■ DATA
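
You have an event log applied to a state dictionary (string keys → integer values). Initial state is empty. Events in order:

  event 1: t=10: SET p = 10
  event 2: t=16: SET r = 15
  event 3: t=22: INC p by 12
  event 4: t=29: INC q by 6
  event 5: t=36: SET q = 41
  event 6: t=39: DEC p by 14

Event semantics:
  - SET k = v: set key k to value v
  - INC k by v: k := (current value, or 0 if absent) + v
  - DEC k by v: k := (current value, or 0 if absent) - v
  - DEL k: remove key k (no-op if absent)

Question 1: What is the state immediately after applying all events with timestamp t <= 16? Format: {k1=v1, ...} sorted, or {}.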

■ EXERCISE DIRECTIONS
Your answer should consist of every line from the entries that holds "state".

■ ANSWER TO THIS TASK
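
You have an event log applied to a state dictionary (string keys → integer values). Initial state is empty. Events in order:
Question 1: What is the state immediately after applying all events with timestamp t <= 16? Format: {k1=v1, ...} sorted, or {}.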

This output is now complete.